Please write out exactly the lines of the data below from the line holding "Answer: -30851478" through the line holding "Let N(c, g)", and leave out the rest.
BEGIN Records for the task
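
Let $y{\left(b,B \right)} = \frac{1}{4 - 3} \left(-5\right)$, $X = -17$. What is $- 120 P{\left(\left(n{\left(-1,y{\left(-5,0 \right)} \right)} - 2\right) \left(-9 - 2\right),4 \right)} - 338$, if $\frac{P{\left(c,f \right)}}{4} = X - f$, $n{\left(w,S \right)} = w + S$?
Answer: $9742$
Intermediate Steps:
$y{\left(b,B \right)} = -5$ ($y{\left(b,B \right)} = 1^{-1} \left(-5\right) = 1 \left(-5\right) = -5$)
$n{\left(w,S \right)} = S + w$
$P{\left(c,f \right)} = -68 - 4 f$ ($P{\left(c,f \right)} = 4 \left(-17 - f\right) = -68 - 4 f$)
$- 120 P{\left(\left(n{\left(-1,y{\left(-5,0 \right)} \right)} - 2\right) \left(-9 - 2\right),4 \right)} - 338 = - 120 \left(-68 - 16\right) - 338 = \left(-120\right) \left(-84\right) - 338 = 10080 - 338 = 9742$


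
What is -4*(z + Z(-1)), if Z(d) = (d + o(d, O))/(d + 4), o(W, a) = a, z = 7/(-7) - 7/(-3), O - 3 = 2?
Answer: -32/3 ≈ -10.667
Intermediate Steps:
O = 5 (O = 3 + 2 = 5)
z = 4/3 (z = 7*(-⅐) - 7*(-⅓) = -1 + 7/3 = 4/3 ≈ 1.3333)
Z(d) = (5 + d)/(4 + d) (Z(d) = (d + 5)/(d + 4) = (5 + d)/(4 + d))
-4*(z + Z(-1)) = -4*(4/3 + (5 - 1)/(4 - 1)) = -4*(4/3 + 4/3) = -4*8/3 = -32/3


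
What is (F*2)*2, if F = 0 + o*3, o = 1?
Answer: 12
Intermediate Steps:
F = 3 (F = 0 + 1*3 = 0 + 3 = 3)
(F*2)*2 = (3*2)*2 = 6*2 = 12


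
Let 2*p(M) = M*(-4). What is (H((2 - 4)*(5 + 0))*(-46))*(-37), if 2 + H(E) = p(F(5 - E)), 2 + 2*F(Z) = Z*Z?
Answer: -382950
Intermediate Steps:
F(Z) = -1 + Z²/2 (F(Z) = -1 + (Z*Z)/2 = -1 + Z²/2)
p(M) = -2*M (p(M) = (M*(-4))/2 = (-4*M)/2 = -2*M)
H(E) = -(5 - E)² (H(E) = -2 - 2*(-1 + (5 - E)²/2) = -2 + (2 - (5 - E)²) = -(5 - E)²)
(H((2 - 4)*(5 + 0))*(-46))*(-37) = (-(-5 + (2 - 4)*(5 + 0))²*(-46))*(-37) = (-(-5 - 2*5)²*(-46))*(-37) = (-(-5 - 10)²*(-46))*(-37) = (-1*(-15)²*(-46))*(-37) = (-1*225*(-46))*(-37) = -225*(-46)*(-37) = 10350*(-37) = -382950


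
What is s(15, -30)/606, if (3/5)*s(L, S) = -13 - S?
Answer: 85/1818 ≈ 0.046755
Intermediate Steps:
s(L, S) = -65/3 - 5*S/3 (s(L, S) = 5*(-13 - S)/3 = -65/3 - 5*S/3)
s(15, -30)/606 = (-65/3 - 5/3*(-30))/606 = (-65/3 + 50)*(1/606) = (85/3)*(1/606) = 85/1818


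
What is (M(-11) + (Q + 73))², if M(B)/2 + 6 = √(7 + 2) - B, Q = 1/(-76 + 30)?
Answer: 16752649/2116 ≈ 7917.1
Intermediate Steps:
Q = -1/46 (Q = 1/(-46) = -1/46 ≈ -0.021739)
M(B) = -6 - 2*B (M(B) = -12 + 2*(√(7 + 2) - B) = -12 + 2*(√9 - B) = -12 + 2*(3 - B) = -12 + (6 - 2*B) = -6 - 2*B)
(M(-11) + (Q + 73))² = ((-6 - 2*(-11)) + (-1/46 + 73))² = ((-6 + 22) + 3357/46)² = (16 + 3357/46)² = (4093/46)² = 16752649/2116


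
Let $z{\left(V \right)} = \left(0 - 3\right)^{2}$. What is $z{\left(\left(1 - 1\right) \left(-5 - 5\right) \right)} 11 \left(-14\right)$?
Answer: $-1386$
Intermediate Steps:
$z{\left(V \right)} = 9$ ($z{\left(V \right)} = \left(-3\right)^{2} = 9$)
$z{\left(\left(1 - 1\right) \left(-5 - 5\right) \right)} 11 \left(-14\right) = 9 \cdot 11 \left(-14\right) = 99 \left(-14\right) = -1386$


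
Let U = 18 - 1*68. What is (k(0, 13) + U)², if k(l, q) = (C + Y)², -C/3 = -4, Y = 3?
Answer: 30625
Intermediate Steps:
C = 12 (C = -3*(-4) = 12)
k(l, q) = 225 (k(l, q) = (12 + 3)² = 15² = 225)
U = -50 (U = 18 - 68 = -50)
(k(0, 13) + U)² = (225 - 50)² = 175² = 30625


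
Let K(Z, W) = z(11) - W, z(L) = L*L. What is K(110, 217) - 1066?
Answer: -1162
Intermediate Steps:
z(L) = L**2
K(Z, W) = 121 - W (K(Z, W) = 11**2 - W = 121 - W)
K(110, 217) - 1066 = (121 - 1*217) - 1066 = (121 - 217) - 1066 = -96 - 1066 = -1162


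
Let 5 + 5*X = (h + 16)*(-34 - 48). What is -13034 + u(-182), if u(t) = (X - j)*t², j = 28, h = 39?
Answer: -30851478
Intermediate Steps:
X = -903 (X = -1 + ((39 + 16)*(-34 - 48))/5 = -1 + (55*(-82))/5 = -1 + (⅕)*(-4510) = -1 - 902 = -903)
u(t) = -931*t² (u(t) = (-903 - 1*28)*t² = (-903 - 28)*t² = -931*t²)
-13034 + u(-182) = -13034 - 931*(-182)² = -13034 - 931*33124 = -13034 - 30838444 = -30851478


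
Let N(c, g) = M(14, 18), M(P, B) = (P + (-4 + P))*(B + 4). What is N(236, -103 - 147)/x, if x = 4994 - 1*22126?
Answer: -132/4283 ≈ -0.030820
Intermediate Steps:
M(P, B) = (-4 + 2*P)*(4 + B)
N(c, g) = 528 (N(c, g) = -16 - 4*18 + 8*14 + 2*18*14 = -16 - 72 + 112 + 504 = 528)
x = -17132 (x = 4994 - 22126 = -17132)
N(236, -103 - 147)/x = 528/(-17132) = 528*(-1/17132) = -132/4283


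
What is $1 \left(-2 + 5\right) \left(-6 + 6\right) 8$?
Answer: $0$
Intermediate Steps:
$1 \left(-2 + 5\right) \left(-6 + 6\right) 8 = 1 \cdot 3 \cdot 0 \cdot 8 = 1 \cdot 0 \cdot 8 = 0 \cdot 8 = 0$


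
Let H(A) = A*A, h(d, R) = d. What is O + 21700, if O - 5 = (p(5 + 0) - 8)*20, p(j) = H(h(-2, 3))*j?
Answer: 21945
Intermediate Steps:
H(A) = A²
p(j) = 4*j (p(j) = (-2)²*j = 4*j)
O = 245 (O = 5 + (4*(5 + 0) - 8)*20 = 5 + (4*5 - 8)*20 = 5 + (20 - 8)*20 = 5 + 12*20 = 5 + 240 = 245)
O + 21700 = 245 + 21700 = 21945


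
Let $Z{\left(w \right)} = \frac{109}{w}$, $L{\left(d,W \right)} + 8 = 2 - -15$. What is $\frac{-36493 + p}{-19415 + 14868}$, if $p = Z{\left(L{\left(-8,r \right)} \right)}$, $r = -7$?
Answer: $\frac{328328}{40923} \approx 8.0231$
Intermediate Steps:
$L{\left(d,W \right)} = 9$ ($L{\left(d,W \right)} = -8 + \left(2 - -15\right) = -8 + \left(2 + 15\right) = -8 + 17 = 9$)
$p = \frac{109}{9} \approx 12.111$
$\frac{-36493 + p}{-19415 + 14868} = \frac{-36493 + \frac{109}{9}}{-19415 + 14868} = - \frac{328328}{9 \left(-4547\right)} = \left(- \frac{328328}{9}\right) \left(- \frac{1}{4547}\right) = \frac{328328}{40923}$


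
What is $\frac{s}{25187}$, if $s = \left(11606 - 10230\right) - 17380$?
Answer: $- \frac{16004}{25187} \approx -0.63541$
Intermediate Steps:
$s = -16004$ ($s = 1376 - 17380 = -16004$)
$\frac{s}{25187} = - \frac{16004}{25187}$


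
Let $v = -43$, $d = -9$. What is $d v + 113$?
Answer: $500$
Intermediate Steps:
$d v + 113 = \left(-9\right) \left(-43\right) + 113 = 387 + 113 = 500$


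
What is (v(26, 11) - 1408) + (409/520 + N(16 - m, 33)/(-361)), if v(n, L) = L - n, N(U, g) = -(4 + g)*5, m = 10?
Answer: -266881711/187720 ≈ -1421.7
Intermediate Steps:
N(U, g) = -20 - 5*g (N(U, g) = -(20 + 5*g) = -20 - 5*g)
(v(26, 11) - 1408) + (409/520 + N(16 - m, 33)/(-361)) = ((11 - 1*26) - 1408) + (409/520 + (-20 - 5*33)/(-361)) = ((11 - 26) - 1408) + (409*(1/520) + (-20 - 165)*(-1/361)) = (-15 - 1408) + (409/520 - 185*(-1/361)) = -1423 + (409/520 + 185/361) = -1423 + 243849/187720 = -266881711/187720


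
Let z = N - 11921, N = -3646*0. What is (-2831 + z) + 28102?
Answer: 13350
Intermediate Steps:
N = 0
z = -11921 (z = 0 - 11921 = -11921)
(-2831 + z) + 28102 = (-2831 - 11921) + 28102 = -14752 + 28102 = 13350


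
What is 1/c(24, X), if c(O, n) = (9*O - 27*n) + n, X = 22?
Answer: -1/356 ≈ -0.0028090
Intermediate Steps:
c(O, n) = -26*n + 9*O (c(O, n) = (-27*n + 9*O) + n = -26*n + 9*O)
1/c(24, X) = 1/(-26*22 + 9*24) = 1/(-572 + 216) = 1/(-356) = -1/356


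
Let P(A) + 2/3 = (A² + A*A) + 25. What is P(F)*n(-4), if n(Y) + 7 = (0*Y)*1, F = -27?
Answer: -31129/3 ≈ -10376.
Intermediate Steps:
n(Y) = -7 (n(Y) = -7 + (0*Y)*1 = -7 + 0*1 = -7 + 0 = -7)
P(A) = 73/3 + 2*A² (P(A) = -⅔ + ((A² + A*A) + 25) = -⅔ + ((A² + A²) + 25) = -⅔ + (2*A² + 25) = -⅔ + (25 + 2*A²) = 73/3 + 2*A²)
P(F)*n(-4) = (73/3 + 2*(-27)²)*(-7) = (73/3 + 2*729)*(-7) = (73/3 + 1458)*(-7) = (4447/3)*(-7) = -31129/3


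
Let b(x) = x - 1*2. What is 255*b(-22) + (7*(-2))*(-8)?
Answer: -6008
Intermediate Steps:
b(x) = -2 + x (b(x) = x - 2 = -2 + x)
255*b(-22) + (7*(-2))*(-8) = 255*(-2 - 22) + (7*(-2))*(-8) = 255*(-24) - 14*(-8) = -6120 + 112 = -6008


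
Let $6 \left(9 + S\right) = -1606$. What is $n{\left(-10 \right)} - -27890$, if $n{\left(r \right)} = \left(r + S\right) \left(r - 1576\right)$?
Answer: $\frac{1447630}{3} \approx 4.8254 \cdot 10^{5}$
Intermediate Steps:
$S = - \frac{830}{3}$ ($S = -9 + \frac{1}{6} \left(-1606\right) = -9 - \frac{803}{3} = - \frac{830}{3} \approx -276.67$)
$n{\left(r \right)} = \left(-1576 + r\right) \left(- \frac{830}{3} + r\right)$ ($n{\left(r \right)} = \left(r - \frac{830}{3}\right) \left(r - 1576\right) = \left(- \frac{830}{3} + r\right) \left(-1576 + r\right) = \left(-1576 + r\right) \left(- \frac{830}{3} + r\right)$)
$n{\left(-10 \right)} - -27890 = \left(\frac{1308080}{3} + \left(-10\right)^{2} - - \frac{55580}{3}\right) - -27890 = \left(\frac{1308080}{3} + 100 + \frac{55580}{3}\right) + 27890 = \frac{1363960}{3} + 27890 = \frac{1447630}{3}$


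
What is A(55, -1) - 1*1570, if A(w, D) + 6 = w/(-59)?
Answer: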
END Records for the task
- **Answer space**:
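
Answer: -30851478
Intermediate Steps:
X = -903 (X = -1 + ((39 + 16)*(-34 - 48))/5 = -1 + (55*(-82))/5 = -1 + (⅕)*(-4510) = -1 - 902 = -903)
u(t) = -931*t² (u(t) = (-903 - 1*28)*t² = (-903 - 28)*t² = -931*t²)
-13034 + u(-182) = -13034 - 931*(-182)² = -13034 - 931*33124 = -13034 - 30838444 = -30851478


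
Let N(c, g) = M(14, 18), M(P, B) = (P + (-4 + P))*(B + 4). What is N(236, -103 - 147)/x, if x = 4994 - 1*22126?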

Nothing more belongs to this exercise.